PROBLEM:
Repeat the stretch of entries below from the line with "f(relay→link)=0, f(source→pump)=1, f(source→relay)=0." through the line with "Proposed flow: f(1->T)=12, f(2->T)=6, f(s->1)=7, f(s->2)=6.". Include both ends and add nothing.

RECORDS TO USE:
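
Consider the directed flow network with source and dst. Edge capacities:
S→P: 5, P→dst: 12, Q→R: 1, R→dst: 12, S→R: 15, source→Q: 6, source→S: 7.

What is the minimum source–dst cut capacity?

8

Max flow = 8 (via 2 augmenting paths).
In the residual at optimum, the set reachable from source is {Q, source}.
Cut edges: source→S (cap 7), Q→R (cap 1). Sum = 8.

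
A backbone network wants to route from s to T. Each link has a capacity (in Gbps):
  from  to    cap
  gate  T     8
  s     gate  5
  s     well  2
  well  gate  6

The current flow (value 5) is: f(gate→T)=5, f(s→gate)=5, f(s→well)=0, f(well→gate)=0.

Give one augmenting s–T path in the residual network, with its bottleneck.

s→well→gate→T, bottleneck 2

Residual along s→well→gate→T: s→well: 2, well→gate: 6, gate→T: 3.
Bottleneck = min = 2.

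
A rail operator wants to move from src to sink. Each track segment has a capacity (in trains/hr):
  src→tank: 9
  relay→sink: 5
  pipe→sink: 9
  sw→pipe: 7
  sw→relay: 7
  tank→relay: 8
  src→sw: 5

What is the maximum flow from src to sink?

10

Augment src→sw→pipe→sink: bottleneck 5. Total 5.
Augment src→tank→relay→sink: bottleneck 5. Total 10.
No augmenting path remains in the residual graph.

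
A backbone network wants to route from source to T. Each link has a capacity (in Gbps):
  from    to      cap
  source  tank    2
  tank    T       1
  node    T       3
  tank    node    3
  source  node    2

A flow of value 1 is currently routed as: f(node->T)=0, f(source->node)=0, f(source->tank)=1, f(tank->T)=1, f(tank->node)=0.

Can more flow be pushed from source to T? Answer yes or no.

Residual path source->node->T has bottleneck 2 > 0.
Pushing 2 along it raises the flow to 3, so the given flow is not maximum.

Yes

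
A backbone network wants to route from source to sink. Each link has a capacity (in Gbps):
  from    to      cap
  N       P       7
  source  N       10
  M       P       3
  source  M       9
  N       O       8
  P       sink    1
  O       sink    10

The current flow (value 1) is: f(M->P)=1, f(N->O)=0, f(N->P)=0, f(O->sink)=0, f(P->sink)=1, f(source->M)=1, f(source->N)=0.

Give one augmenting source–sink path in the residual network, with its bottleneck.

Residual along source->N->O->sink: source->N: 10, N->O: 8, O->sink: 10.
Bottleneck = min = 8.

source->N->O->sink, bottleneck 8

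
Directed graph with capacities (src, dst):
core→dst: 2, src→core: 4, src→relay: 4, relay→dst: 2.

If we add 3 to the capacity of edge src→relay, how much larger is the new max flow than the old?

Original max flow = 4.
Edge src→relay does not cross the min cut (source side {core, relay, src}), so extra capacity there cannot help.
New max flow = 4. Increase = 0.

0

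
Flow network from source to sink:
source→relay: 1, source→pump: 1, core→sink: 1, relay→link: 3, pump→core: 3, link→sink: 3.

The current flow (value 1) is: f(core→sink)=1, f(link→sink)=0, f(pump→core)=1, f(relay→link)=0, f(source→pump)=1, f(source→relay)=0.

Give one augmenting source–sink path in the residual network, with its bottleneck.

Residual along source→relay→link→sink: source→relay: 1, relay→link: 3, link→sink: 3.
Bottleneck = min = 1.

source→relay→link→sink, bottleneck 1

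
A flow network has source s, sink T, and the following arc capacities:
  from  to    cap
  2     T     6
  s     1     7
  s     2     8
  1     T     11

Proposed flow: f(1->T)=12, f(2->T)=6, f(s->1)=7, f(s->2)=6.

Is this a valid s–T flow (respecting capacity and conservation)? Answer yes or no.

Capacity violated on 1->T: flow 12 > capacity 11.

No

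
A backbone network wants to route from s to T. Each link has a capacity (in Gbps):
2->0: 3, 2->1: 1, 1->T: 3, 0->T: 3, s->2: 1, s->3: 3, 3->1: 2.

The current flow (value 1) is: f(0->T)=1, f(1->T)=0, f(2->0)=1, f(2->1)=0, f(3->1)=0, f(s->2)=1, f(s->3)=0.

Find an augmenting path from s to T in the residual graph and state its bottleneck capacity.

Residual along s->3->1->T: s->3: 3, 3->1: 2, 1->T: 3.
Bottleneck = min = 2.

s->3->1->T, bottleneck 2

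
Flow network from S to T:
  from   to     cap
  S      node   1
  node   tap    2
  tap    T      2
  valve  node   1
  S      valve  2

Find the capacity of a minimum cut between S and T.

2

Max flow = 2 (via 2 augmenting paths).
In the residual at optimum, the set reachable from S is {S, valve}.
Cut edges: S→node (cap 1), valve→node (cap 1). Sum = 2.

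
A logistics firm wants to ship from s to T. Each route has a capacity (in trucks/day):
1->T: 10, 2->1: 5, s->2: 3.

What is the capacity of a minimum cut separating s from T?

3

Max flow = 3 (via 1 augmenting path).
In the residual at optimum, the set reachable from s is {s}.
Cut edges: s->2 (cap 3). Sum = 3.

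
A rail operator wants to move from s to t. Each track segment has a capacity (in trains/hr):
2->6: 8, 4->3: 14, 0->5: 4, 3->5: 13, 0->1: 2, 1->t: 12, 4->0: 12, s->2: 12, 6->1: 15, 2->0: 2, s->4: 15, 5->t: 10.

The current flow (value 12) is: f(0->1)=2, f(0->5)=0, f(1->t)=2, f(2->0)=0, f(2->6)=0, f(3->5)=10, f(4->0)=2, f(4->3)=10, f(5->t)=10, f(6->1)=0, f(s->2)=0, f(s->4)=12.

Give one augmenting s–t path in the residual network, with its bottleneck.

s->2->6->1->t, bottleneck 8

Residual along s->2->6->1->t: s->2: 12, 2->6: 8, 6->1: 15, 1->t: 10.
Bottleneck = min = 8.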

ANSWER TO THIS PROBLEM:
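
The current flow (value 1) is: f(core→sink)=1, f(link→sink)=0, f(pump→core)=1, f(relay→link)=0, f(source→pump)=1, f(source→relay)=0.

Give one augmenting source–sink path in the residual network, with its bottleneck.

Residual along source→relay→link→sink: source→relay: 1, relay→link: 3, link→sink: 3.
Bottleneck = min = 1.

source→relay→link→sink, bottleneck 1

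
A flow network has source s, sink T, and the following arc capacities:
  from  to    cap
  2     T     6
  s     1     7
  s     2     8
  1     T     11

Proposed flow: f(1->T)=12, f(2->T)=6, f(s->1)=7, f(s->2)=6.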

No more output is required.